Exercise description:
When every entry has been read, print each one back exactly.

══════════

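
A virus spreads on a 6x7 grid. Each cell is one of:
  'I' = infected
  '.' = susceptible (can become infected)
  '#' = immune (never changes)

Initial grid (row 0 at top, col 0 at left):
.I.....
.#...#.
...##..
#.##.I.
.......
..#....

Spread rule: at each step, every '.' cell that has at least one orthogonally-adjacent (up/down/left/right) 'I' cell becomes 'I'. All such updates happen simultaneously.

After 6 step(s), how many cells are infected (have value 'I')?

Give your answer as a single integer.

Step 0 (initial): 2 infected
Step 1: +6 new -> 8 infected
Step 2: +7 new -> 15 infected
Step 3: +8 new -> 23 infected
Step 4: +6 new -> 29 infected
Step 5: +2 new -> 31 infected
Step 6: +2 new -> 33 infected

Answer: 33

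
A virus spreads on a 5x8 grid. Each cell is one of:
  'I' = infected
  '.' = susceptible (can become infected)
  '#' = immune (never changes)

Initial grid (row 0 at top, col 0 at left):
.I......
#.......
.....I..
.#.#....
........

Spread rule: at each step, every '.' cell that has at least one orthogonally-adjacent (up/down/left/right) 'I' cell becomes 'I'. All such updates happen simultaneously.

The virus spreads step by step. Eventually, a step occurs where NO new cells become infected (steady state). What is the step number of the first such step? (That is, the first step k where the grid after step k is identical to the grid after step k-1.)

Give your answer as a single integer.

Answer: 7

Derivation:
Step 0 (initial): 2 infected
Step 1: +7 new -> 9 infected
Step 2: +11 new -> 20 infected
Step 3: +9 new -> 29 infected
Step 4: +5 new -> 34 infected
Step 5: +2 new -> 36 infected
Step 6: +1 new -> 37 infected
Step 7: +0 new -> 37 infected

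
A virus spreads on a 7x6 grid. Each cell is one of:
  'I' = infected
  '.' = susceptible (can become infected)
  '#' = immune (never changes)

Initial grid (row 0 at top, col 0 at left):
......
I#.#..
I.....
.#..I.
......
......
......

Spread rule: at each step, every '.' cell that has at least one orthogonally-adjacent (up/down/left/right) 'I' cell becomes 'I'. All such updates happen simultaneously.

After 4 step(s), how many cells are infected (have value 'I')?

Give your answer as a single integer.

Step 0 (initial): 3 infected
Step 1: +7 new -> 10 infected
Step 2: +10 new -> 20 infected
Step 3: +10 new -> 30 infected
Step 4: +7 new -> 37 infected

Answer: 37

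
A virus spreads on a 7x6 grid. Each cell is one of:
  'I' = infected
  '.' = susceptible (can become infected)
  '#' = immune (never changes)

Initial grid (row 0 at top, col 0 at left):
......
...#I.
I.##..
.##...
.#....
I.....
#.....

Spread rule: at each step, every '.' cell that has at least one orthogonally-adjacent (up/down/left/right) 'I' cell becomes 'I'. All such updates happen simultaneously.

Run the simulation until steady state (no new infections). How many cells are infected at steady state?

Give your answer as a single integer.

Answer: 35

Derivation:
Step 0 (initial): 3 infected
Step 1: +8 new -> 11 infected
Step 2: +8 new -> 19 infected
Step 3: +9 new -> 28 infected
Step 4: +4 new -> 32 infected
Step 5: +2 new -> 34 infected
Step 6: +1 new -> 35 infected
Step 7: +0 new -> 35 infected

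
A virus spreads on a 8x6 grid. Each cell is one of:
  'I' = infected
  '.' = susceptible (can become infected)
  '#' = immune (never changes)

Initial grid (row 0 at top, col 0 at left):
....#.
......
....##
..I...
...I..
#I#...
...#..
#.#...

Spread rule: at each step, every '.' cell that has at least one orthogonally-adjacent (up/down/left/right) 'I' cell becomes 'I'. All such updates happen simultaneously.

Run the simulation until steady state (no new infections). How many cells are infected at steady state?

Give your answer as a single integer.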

══════════

Response for this exercise:
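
A virus spreads on a 6x7 grid. Each cell is one of:
  'I' = infected
  '.' = susceptible (can become infected)
  '#' = immune (never changes)

Initial grid (row 0 at top, col 0 at left):
.I.....
.#...#.
...##..
#.##.I.
.......
..#....

Spread rule: at each step, every '.' cell that has at least one orthogonally-adjacent (up/down/left/right) 'I' cell becomes 'I'. All such updates happen simultaneously.

After 6 step(s), how many cells are infected (have value 'I')?

Give your answer as a single integer.

Step 0 (initial): 2 infected
Step 1: +6 new -> 8 infected
Step 2: +7 new -> 15 infected
Step 3: +8 new -> 23 infected
Step 4: +6 new -> 29 infected
Step 5: +2 new -> 31 infected
Step 6: +2 new -> 33 infected

Answer: 33

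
A virus spreads on a 5x8 grid. Each cell is one of:
  'I' = infected
  '.' = susceptible (can become infected)
  '#' = immune (never changes)

Initial grid (row 0 at top, col 0 at left):
.I......
#.......
.....I..
.#.#....
........

Spread rule: at each step, every '.' cell that has at least one orthogonally-adjacent (up/down/left/right) 'I' cell becomes 'I'. All such updates happen simultaneously.

The virus spreads step by step. Eventually, a step occurs where NO new cells become infected (steady state). What is the step number of the first such step? (That is, the first step k where the grid after step k is identical to the grid after step k-1.)

Give your answer as a single integer.

Answer: 7

Derivation:
Step 0 (initial): 2 infected
Step 1: +7 new -> 9 infected
Step 2: +11 new -> 20 infected
Step 3: +9 new -> 29 infected
Step 4: +5 new -> 34 infected
Step 5: +2 new -> 36 infected
Step 6: +1 new -> 37 infected
Step 7: +0 new -> 37 infected

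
A virus spreads on a 7x6 grid. Each cell is one of:
  'I' = infected
  '.' = susceptible (can become infected)
  '#' = immune (never changes)

Initial grid (row 0 at top, col 0 at left):
......
I#.#..
I.....
.#..I.
......
......
......

Spread rule: at each step, every '.' cell that has at least one orthogonally-adjacent (up/down/left/right) 'I' cell becomes 'I'. All such updates happen simultaneously.

After 4 step(s), how many cells are infected (have value 'I')?

Give your answer as a single integer.

Step 0 (initial): 3 infected
Step 1: +7 new -> 10 infected
Step 2: +10 new -> 20 infected
Step 3: +10 new -> 30 infected
Step 4: +7 new -> 37 infected

Answer: 37

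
A virus spreads on a 7x6 grid. Each cell is one of:
  'I' = infected
  '.' = susceptible (can become infected)
  '#' = immune (never changes)

Initial grid (row 0 at top, col 0 at left):
......
...#I.
I.##..
.##...
.#....
I.....
#.....

Spread rule: at each step, every '.' cell that has at least one orthogonally-adjacent (up/down/left/right) 'I' cell becomes 'I'. All such updates happen simultaneously.

Run the simulation until steady state (no new infections). How many cells are infected at steady state?

Give your answer as a single integer.

Answer: 35

Derivation:
Step 0 (initial): 3 infected
Step 1: +8 new -> 11 infected
Step 2: +8 new -> 19 infected
Step 3: +9 new -> 28 infected
Step 4: +4 new -> 32 infected
Step 5: +2 new -> 34 infected
Step 6: +1 new -> 35 infected
Step 7: +0 new -> 35 infected

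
A virus spreads on a 8x6 grid. Each cell is one of:
  'I' = infected
  '.' = susceptible (can become infected)
  '#' = immune (never changes)

Initial grid (row 0 at top, col 0 at left):
....#.
......
....##
..I...
...I..
#I#...
...#..
#.#...

Spread rule: at each step, every '.' cell that has at least one orthogonally-adjacent (up/down/left/right) 'I' cell becomes 'I'. All such updates happen simultaneously.

Run the simulation until steady state (no new infections). How many cells are infected at steady state?

Give your answer as a single integer.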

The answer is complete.